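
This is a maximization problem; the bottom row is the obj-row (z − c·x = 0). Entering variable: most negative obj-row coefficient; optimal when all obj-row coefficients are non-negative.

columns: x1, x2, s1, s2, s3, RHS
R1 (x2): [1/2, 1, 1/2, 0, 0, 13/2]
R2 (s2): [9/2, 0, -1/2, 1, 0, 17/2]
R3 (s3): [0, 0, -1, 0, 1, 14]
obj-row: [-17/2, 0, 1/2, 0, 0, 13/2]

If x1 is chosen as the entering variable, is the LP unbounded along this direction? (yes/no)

Column x1 has positive entries in row(s) 1, 2, so the ratio test bounds it — not unbounded.

no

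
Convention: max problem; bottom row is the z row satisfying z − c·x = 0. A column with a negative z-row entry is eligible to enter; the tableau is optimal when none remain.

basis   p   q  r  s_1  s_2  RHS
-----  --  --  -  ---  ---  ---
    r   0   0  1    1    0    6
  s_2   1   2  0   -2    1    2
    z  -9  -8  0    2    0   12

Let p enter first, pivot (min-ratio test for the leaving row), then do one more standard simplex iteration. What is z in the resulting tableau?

Ratio test on column p — row 1: entry 0 ≤ 0; row 2: 2/1 = 2. Minimum is 2 at row 2 (s_2 leaves); pivot element 1.
Pivot on row 2; the z-row RHS becomes 12 − (-9)·2 = 30.
Next entering variable (most negative z-row entry -16): s_1.
Ratio test on column s_1 — row 1: 6/1 = 6; row 2: entry -2 ≤ 0. Minimum is 6 at row 1 (r leaves); pivot element 1.
After the second pivot the z-row RHS is 30 − (-16)·6 = 126.

126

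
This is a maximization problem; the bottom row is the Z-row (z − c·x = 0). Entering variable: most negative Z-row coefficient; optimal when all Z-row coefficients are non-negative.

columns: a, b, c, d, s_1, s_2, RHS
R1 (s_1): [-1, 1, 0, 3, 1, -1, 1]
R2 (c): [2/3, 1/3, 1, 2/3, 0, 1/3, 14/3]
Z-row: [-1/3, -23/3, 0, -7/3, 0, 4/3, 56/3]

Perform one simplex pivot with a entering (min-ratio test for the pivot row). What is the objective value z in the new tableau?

21

Ratio test on column a — row 1: entry -1 ≤ 0; row 2: (14/3)/(2/3) = 7. Minimum is 7 at row 2 (c leaves); pivot element 2/3.
Pivot on row 2; the Z-row RHS becomes 56/3 − (-1/3)·7 = 21.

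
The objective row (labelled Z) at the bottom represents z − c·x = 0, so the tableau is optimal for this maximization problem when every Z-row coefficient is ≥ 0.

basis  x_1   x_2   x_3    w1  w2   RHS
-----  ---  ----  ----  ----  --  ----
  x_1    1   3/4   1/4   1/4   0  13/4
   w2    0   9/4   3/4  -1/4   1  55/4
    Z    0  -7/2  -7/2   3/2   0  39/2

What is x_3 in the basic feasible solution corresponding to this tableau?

x_3 is not in the basis, so in the current basic feasible solution x_3 = 0.

0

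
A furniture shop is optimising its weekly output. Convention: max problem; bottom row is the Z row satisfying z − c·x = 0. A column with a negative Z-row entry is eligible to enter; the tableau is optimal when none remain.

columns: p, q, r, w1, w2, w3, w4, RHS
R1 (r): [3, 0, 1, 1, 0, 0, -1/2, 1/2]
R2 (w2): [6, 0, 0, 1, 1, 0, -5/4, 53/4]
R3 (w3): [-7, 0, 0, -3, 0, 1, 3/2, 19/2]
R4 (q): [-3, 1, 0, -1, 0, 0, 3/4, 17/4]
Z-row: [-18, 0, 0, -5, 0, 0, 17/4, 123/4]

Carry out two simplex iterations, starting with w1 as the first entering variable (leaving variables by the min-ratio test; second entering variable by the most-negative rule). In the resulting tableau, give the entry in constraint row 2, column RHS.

49/4

Ratio test on column w1 — row 1: (1/2)/1 = 1/2; row 2: (53/4)/1 = 53/4; row 3: entry -3 ≤ 0; row 4: entry -1 ≤ 0. Minimum is 1/2 at row 1 (r leaves); pivot element 1.
Divide row 1 by 1; eliminate column w1 from the other rows.
Second iteration: most negative Z-row entry is -3 in column p, so p enters.
Ratio test on column p — row 1: (1/2)/3 = 1/6; row 2: (51/4)/3 = 17/4; row 3: 11/2 = 11/2; row 4: entry 0 ≤ 0. Minimum is 1/6 at row 1 (w1 leaves); pivot element 3.
Divide row 1 by 3; eliminate column p from the other rows.
After both pivots, the entry at constraint row 2, column RHS is 49/4.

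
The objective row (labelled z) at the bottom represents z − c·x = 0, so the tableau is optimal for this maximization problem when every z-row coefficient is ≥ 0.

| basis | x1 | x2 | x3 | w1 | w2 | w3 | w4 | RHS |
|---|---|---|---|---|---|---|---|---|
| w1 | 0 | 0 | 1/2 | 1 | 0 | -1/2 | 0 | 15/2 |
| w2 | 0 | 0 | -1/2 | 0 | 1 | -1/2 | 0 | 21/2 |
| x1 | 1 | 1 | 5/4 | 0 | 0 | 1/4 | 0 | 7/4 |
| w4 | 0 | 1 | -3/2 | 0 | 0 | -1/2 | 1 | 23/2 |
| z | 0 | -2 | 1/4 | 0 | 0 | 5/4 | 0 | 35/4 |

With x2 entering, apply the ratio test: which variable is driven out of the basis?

Column x2 entries and ratios — w1: 0 ≤ 0, skip; w2: 0 ≤ 0, skip; x1: (7/4)/1 = 7/4; w4: (23/2)/1 = 23/2.
Smallest ratio is 7/4 in the row of x1, so x1 leaves.

x1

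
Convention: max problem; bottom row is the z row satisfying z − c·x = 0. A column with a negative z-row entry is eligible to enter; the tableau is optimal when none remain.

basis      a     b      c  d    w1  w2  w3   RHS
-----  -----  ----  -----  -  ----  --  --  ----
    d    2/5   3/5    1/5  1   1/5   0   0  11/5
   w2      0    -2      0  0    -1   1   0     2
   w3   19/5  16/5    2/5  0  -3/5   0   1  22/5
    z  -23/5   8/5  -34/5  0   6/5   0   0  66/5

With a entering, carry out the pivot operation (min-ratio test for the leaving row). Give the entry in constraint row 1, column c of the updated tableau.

Ratio test on column a — row 1: (11/5)/(2/5) = 11/2; row 2: entry 0 ≤ 0; row 3: (22/5)/(19/5) = 22/19. Minimum is 22/19 at row 3 (w3 leaves); pivot element 19/5.
Divide row 3 by 19/5; eliminate column a from the other rows.
Row 1 update in column c: 1/5 − (2/5)·(2/19) = 3/19.

3/19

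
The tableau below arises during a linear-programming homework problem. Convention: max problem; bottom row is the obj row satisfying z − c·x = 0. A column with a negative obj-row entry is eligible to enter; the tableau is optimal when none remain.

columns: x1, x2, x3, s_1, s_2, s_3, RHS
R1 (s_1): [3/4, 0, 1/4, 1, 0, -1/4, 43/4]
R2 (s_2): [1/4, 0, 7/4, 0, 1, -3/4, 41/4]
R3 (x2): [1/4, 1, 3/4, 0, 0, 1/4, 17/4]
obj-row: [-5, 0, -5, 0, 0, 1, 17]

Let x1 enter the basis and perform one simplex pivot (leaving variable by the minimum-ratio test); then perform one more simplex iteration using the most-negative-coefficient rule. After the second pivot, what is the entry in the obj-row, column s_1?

Ratio test on column x1 — row 1: (43/4)/(3/4) = 43/3; row 2: (41/4)/(1/4) = 41; row 3: (17/4)/(1/4) = 17. Minimum is 43/3 at row 1 (s_1 leaves); pivot element 3/4.
Divide row 1 by 3/4; eliminate column x1 from the other rows.
Second iteration: most negative obj-row entry is -10/3 in column x3, so x3 enters.
Ratio test on column x3 — row 1: (43/3)/(1/3) = 43; row 2: (20/3)/(5/3) = 4; row 3: (2/3)/(2/3) = 1. Minimum is 1 at row 3 (x2 leaves); pivot element 2/3.
Divide row 3 by 2/3; eliminate column x3 from the other rows.
After both pivots, the entry at the obj-row, column s_1 is 5.

5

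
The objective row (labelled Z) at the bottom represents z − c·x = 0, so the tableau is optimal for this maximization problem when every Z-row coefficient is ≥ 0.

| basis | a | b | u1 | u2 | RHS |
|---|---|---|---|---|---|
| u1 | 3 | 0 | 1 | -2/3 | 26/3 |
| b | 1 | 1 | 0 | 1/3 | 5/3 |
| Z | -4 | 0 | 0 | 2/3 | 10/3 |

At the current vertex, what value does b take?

b is basic (row 2); its value is the RHS of that row, 5/3.

5/3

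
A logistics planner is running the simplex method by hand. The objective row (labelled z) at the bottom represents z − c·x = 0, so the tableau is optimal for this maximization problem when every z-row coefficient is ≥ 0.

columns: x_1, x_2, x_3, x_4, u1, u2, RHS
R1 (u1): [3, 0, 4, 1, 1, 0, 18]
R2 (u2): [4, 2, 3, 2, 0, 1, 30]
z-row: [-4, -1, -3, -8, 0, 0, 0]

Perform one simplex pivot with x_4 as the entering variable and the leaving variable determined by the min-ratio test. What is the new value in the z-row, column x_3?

Ratio test on column x_4 — row 1: 18/1 = 18; row 2: 30/2 = 15. Minimum is 15 at row 2 (u2 leaves); pivot element 2.
Divide row 2 by 2; eliminate column x_4 from the other rows.
z-row update in column x_3: -3 − (-8)·(3/2) = 9.

9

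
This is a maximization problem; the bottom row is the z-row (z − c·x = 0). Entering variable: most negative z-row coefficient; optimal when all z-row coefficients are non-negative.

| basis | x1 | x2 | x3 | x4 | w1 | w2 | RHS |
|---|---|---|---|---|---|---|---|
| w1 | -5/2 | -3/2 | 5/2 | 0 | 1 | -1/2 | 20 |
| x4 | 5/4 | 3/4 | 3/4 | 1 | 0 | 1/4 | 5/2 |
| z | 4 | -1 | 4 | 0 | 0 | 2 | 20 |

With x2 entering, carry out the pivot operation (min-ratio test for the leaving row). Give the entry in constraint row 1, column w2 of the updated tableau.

0

Ratio test on column x2 — row 1: entry -3/2 ≤ 0; row 2: (5/2)/(3/4) = 10/3. Minimum is 10/3 at row 2 (x4 leaves); pivot element 3/4.
Divide row 2 by 3/4; eliminate column x2 from the other rows.
Row 1 update in column w2: -1/2 − (-3/2)·(1/3) = 0.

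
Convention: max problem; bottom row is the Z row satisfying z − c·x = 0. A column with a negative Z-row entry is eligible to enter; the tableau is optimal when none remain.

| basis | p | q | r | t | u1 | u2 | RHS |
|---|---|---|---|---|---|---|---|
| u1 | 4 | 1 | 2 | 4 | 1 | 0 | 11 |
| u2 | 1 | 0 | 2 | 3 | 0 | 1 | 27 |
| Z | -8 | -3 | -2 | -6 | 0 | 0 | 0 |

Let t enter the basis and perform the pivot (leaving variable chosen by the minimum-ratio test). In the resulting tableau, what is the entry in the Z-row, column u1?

3/2

Ratio test on column t — row 1: 11/4 = 11/4; row 2: 27/3 = 9. Minimum is 11/4 at row 1 (u1 leaves); pivot element 4.
Divide row 1 by 4; eliminate column t from the other rows.
Z-row update in column u1: 0 − (-6)·(1/4) = 3/2.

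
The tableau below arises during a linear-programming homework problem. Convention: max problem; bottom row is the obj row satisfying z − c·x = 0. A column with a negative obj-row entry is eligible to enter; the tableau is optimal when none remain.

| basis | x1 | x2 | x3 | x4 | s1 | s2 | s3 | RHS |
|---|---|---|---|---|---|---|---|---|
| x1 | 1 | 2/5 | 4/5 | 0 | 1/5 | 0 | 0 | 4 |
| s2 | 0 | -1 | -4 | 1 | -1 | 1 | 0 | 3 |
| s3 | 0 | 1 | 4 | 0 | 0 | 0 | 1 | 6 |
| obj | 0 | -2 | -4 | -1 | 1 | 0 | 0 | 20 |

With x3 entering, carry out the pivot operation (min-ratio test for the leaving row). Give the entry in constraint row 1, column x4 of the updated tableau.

0

Ratio test on column x3 — row 1: 4/(4/5) = 5; row 2: entry -4 ≤ 0; row 3: 6/4 = 3/2. Minimum is 3/2 at row 3 (s3 leaves); pivot element 4.
Divide row 3 by 4; eliminate column x3 from the other rows.
Row 1 update in column x4: 0 − (4/5)·0 = 0.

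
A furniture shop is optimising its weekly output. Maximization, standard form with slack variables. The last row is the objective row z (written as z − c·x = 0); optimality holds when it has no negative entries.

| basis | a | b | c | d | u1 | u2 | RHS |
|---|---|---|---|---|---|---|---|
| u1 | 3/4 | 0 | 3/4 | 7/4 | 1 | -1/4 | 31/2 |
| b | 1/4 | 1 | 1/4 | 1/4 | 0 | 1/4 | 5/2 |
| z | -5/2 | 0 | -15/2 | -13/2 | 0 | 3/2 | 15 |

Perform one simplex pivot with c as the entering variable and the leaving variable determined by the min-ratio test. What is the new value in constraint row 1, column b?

-3

Ratio test on column c — row 1: (31/2)/(3/4) = 62/3; row 2: (5/2)/(1/4) = 10. Minimum is 10 at row 2 (b leaves); pivot element 1/4.
Divide row 2 by 1/4; eliminate column c from the other rows.
Row 1 update in column b: 0 − (3/4)·4 = -3.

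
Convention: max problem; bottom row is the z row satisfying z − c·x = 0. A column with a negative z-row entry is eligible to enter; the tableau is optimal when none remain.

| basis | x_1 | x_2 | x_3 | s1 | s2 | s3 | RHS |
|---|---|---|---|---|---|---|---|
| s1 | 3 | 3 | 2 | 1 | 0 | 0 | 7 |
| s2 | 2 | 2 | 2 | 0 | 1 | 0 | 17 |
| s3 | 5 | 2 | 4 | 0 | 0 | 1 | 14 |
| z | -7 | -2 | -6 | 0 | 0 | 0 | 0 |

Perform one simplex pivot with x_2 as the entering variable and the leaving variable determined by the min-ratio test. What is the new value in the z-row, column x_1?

Ratio test on column x_2 — row 1: 7/3 = 7/3; row 2: 17/2 = 17/2; row 3: 14/2 = 7. Minimum is 7/3 at row 1 (s1 leaves); pivot element 3.
Divide row 1 by 3; eliminate column x_2 from the other rows.
z-row update in column x_1: -7 − (-2)·1 = -5.

-5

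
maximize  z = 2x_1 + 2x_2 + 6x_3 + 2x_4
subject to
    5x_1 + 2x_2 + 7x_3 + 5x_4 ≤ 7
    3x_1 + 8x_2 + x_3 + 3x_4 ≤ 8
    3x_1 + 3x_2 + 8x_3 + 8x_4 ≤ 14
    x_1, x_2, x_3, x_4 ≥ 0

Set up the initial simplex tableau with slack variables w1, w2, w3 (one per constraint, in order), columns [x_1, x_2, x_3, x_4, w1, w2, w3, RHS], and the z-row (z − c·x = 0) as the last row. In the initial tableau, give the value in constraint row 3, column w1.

0

Slack w1 belongs to constraint 1; its column is the unit vector e_1, so the entry in row 3 is 0.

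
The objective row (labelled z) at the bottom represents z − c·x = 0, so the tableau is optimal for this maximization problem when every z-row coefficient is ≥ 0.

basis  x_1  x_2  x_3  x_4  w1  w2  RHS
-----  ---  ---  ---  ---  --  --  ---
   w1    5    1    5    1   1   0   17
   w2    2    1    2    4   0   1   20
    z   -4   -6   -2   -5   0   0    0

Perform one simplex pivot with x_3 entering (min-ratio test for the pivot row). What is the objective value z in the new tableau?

34/5

Ratio test on column x_3 — row 1: 17/5 = 17/5; row 2: 20/2 = 10. Minimum is 17/5 at row 1 (w1 leaves); pivot element 5.
Pivot on row 1; the z-row RHS becomes 0 − (-2)·(17/5) = 34/5.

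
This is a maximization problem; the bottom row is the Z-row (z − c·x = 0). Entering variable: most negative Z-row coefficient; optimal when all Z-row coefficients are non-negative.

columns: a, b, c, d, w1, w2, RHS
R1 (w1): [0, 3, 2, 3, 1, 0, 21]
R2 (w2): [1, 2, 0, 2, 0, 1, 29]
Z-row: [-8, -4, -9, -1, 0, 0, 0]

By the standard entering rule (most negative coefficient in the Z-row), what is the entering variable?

Negative Z-row entries: a: -8, b: -4, c: -9, d: -1.
The most negative is -9 in column c, so c enters.

c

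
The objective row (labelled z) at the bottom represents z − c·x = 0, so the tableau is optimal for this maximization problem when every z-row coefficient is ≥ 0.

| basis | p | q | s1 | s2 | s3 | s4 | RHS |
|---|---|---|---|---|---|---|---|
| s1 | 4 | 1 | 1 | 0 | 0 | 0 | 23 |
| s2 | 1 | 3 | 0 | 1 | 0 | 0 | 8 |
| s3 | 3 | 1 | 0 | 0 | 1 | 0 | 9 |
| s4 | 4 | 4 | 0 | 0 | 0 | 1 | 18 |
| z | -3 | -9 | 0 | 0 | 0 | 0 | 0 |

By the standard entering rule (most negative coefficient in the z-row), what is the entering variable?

q

Negative z-row entries: p: -3, q: -9.
The most negative is -9 in column q, so q enters.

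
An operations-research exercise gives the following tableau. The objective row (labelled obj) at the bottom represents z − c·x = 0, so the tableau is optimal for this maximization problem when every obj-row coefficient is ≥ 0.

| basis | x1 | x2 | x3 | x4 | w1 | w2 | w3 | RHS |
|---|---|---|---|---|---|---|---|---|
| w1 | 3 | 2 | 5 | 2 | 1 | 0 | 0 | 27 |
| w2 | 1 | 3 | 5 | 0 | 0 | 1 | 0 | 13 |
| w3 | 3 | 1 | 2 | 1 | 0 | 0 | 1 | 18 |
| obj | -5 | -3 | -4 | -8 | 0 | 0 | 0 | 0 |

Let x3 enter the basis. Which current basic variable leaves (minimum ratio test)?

Column x3 entries and ratios — w1: 27/5 = 27/5; w2: 13/5 = 13/5; w3: 18/2 = 9.
Smallest ratio is 13/5 in the row of w2, so w2 leaves.

w2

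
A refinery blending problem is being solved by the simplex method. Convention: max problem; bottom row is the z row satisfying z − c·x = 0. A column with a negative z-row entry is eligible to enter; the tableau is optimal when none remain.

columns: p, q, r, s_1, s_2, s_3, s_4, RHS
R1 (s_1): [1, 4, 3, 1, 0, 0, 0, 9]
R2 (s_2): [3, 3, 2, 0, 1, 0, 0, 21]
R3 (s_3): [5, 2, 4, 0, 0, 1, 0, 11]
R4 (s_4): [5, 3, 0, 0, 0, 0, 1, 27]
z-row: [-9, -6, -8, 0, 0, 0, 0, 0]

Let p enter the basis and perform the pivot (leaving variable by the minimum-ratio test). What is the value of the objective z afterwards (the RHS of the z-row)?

99/5

Ratio test on column p — row 1: 9/1 = 9; row 2: 21/3 = 7; row 3: 11/5 = 11/5; row 4: 27/5 = 27/5. Minimum is 11/5 at row 3 (s_3 leaves); pivot element 5.
Pivot on row 3; the z-row RHS becomes 0 − (-9)·(11/5) = 99/5.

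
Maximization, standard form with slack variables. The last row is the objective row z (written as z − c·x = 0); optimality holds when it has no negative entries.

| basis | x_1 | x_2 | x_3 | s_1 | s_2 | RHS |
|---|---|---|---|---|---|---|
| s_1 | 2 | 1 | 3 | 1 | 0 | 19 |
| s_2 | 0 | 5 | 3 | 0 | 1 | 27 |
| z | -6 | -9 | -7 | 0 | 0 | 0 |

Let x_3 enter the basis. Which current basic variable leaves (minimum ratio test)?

s_1

Column x_3 entries and ratios — s_1: 19/3 = 19/3; s_2: 27/3 = 9.
Smallest ratio is 19/3 in the row of s_1, so s_1 leaves.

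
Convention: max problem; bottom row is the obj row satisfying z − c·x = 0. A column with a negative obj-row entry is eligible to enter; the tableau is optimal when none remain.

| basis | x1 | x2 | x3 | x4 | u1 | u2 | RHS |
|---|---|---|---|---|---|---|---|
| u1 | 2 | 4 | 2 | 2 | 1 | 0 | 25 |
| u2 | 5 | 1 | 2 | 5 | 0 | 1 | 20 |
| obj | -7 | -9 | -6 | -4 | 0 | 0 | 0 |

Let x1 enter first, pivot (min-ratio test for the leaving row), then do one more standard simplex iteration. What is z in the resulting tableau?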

_ _ _ _ _ _ _

Return exactly the opening lines of the listing above, ending with the line that has "obj-row: [-17/2, 0, 1/2, 0, 0, 13/2]".

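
This is a maximization problem; the bottom row is the obj-row (z − c·x = 0). Entering variable: most negative obj-row coefficient; optimal when all obj-row coefficients are non-negative.

columns: x1, x2, s1, s2, s3, RHS
R1 (x2): [1/2, 1, 1/2, 0, 0, 13/2]
R2 (s2): [9/2, 0, -1/2, 1, 0, 17/2]
R3 (s3): [0, 0, -1, 0, 1, 14]
obj-row: [-17/2, 0, 1/2, 0, 0, 13/2]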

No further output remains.